_TASK TO COMPLETE_: Lines from the one containing "An NMOS biased" through the final line of the records are the only ones to copy, and each must match exactly.

(Saved data entries)
######

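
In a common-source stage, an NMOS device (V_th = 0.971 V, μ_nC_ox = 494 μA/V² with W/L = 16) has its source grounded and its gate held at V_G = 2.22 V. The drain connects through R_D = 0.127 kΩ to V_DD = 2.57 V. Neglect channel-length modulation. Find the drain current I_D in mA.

I_D = 6.17 mA

V_GS = V_G = 2.22 V, so V_ov = 2.22 − 0.971 = 1.25 V.
k_n = μ_nC_ox · (W/L) = 7.904 mA/V².
Assume saturation: I_D = ½ k_n V_ov² = 0.5 × 7.904 × 1.25² = 6.17 mA, giving V_DS = V_DD − I_D R_D = 2.57 − 6.17 × 0.127 = 1.79 V.
V_DS = 1.79 V ≥ V_ov = 1.25 V, confirming saturation.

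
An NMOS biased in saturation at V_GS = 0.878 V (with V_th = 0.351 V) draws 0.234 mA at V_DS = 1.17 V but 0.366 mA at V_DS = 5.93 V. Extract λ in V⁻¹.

λ = 0.138 V⁻¹

With V_GS fixed, I_D ∝ (1 + λ V_DS) in saturation, so I_D2/I_D1 = (1 + λ V_DS2)/(1 + λ V_DS1).
0.366/0.234 = 1.564 = (1 + 5.93 λ)/(1 + 1.17 λ).
Solving: λ (I_D1 V_DS2 − I_D2 V_DS1) = I_D2 − I_D1, so λ = (0.366 − 0.234) / (0.234 × 5.93 − 0.366 × 1.17) = 0.132 / 0.959 = 0.138 V⁻¹.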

######

_TASK SOLUTION_:
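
An NMOS biased in saturation at V_GS = 0.878 V (with V_th = 0.351 V) draws 0.234 mA at V_DS = 1.17 V but 0.366 mA at V_DS = 5.93 V. Extract λ in V⁻¹.

λ = 0.138 V⁻¹

With V_GS fixed, I_D ∝ (1 + λ V_DS) in saturation, so I_D2/I_D1 = (1 + λ V_DS2)/(1 + λ V_DS1).
0.366/0.234 = 1.564 = (1 + 5.93 λ)/(1 + 1.17 λ).
Solving: λ (I_D1 V_DS2 − I_D2 V_DS1) = I_D2 − I_D1, so λ = (0.366 − 0.234) / (0.234 × 5.93 − 0.366 × 1.17) = 0.132 / 0.959 = 0.138 V⁻¹.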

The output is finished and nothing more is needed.